### [ABOUT THIS TASK]
Take the entries below and print, exactly, the stretch from the line containing "Let t(j) = 0" through the line containing "What is 3342", both included.

+ + + +

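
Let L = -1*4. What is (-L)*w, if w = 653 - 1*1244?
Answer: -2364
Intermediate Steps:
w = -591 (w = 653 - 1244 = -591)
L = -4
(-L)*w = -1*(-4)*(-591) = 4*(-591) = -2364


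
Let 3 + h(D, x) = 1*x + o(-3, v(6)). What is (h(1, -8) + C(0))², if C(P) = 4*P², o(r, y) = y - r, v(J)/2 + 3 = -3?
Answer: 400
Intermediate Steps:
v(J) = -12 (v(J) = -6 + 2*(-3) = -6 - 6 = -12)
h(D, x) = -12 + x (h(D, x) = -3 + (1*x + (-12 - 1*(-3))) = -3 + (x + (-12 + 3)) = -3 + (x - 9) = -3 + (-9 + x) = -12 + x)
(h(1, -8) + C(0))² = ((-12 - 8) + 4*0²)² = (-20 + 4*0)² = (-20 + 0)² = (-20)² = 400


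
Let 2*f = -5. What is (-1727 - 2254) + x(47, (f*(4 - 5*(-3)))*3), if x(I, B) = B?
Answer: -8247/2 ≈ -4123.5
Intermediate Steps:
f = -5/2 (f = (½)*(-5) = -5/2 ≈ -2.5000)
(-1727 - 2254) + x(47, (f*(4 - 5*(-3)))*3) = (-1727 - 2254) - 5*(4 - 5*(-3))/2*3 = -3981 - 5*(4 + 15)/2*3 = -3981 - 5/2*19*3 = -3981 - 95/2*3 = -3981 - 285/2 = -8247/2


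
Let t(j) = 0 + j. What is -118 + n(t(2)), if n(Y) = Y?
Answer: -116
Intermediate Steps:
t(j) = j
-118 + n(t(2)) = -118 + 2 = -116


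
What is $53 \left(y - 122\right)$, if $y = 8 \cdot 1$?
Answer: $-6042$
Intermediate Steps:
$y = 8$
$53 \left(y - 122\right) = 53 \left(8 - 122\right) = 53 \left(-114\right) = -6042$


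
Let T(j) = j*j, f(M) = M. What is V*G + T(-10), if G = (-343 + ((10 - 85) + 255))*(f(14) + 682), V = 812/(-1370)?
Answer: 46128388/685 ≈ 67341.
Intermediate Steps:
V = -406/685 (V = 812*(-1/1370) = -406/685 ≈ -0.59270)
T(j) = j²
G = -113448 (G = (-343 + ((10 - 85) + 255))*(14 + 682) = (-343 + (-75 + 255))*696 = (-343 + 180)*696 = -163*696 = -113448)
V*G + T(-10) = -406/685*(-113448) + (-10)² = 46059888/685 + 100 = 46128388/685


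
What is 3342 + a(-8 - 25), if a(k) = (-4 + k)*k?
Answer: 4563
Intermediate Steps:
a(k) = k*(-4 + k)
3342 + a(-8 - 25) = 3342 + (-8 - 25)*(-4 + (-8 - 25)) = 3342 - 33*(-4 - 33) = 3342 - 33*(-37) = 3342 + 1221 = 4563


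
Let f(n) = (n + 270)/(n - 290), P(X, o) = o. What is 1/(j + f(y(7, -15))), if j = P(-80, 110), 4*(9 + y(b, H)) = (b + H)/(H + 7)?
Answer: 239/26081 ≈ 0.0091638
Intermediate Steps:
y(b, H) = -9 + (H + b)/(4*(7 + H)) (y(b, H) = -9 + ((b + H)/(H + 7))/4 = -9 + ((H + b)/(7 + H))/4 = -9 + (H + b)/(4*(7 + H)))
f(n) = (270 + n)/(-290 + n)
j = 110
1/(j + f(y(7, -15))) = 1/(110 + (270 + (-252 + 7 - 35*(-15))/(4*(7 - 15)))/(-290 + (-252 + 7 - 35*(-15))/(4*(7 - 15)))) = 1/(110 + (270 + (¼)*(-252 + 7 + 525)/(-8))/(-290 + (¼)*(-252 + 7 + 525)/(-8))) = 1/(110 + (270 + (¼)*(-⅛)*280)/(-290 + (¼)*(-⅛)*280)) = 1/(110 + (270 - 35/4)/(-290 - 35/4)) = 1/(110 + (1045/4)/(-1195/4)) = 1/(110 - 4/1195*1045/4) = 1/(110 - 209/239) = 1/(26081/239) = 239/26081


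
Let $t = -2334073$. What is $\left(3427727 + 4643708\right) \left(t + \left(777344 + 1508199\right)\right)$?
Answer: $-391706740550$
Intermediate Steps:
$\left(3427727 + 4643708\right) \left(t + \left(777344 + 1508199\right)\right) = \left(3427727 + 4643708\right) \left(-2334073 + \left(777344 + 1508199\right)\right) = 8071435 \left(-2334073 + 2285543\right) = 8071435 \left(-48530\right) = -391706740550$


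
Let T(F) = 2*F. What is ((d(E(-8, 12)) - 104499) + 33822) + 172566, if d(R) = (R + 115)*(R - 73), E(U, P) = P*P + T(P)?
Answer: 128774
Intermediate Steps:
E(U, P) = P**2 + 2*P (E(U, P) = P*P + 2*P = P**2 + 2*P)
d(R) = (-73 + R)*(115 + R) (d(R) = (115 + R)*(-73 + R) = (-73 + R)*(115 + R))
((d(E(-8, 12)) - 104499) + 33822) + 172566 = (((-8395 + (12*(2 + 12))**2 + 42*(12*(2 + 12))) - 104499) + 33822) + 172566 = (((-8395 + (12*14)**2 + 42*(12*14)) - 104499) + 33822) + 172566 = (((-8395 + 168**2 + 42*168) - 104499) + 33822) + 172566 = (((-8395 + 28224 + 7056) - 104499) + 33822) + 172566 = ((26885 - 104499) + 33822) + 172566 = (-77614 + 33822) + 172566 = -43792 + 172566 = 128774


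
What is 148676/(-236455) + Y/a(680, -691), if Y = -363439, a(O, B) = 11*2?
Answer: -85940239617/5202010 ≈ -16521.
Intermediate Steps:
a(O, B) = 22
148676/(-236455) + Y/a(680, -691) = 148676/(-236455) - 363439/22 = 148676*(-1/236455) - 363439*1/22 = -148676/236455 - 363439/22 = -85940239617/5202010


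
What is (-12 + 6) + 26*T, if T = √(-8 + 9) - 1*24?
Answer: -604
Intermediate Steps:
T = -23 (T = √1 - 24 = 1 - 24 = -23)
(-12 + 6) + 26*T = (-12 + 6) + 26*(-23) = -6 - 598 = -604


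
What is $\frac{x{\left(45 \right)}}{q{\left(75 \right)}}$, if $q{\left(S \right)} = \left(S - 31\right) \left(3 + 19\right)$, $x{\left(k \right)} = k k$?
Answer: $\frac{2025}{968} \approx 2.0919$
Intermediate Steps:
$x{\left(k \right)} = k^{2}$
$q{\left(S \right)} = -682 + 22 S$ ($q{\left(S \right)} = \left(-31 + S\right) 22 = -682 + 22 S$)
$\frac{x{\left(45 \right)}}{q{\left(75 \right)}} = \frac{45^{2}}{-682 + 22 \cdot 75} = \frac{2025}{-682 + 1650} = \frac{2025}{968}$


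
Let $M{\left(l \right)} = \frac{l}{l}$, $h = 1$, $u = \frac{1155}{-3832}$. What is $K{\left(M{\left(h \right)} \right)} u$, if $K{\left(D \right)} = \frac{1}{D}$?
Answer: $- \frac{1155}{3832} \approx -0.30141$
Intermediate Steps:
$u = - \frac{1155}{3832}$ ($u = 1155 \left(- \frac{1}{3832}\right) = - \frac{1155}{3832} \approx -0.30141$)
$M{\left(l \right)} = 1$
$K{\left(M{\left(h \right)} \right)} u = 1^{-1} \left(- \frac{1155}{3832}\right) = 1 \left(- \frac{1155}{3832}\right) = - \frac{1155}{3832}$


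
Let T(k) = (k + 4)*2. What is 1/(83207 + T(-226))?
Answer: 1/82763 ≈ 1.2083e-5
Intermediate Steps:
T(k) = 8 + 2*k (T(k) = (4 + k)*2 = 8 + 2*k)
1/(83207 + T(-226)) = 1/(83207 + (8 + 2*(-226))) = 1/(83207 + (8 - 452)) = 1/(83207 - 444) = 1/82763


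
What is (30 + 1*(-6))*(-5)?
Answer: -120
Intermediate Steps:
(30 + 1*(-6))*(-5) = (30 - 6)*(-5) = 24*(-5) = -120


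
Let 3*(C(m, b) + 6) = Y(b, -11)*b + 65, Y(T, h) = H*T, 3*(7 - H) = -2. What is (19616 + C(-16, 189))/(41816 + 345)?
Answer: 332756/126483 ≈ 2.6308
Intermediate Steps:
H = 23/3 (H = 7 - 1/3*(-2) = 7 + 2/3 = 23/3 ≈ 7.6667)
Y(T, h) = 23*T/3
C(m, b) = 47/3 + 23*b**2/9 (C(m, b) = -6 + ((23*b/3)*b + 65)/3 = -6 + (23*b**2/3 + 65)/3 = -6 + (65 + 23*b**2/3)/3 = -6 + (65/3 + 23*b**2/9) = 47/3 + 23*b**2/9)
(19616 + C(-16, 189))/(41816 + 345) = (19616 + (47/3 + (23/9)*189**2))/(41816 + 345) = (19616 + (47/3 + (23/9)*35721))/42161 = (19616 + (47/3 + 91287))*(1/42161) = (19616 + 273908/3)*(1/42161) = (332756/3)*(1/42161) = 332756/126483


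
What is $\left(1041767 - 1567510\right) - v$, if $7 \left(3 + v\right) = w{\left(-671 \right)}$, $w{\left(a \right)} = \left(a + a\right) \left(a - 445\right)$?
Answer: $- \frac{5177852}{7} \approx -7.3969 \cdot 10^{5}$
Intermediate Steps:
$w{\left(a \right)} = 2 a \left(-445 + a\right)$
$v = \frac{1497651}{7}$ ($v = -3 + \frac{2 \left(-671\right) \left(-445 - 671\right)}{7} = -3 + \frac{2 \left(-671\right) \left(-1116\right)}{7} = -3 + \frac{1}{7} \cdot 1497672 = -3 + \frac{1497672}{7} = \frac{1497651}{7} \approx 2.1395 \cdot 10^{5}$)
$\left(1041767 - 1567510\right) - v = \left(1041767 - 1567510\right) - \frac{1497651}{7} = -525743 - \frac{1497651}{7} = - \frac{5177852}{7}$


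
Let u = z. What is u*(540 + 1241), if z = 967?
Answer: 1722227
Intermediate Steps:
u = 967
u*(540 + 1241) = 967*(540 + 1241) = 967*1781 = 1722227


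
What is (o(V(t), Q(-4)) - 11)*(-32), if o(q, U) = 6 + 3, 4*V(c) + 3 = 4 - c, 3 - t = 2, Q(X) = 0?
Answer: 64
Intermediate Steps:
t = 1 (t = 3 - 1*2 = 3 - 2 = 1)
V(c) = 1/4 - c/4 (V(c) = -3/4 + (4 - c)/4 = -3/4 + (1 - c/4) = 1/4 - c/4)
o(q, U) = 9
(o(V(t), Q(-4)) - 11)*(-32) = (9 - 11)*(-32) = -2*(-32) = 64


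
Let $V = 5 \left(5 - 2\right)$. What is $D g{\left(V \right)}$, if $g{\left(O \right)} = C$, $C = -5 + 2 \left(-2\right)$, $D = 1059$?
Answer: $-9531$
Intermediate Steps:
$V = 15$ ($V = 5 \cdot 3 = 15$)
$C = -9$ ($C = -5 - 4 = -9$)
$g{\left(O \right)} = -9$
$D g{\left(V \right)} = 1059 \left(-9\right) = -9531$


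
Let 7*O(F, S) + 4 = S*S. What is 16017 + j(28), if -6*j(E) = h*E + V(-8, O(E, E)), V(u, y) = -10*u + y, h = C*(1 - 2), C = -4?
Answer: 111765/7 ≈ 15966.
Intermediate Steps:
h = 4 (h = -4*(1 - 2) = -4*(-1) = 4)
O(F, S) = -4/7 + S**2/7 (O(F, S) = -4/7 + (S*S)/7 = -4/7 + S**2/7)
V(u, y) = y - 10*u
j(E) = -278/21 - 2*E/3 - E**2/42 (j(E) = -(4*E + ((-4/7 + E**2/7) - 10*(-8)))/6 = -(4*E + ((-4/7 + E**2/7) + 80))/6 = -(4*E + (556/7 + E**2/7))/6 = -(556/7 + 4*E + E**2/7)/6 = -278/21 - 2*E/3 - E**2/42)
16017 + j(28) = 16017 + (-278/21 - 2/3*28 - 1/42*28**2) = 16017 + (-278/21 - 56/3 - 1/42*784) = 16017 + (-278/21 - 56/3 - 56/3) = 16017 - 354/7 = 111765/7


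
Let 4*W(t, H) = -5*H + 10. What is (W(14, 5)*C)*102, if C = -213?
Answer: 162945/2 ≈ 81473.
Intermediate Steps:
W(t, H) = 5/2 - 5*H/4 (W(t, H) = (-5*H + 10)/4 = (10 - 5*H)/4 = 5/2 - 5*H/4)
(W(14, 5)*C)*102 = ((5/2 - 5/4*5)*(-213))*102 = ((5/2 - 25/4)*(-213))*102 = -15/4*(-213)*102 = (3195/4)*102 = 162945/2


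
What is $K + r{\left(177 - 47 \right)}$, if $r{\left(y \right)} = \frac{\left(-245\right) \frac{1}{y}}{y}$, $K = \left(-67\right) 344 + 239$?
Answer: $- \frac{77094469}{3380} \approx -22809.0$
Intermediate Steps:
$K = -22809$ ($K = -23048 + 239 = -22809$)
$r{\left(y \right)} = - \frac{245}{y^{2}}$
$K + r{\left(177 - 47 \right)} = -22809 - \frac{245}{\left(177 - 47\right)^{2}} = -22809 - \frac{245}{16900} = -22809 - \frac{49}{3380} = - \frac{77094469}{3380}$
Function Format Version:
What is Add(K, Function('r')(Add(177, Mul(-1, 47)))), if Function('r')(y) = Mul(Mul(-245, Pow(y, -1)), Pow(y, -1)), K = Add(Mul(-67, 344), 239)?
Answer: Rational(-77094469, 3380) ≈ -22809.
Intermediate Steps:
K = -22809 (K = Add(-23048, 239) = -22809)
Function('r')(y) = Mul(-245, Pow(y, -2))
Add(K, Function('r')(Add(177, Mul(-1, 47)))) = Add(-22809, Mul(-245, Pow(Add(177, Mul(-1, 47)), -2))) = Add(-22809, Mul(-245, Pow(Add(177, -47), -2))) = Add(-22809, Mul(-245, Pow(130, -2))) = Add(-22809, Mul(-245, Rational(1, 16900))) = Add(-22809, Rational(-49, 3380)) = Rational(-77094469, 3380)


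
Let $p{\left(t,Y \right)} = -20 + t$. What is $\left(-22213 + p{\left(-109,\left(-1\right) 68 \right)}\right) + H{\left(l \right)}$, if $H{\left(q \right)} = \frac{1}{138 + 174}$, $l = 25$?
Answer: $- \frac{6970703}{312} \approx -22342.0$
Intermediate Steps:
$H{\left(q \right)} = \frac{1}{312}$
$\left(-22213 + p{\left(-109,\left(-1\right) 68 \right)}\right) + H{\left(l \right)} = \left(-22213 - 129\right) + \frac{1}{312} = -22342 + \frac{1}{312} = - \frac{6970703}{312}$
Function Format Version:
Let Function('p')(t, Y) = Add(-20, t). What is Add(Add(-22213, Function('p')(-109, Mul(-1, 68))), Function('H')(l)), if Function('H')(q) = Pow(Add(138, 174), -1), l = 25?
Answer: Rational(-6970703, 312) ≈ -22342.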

+ + + +

### [COMPLETED TASK]
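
Let t(j) = 0 + j. What is -118 + n(t(2)), if n(Y) = Y?
Answer: -116
Intermediate Steps:
t(j) = j
-118 + n(t(2)) = -118 + 2 = -116


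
What is $53 \left(y - 122\right)$, if $y = 8 \cdot 1$?
Answer: $-6042$
Intermediate Steps:
$y = 8$
$53 \left(y - 122\right) = 53 \left(8 - 122\right) = 53 \left(-114\right) = -6042$


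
Let T(j) = j*j, f(M) = M. What is V*G + T(-10), if G = (-343 + ((10 - 85) + 255))*(f(14) + 682), V = 812/(-1370)?
Answer: 46128388/685 ≈ 67341.
Intermediate Steps:
V = -406/685 (V = 812*(-1/1370) = -406/685 ≈ -0.59270)
T(j) = j²
G = -113448 (G = (-343 + ((10 - 85) + 255))*(14 + 682) = (-343 + (-75 + 255))*696 = (-343 + 180)*696 = -163*696 = -113448)
V*G + T(-10) = -406/685*(-113448) + (-10)² = 46059888/685 + 100 = 46128388/685


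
What is 3342 + a(-8 - 25), if a(k) = (-4 + k)*k?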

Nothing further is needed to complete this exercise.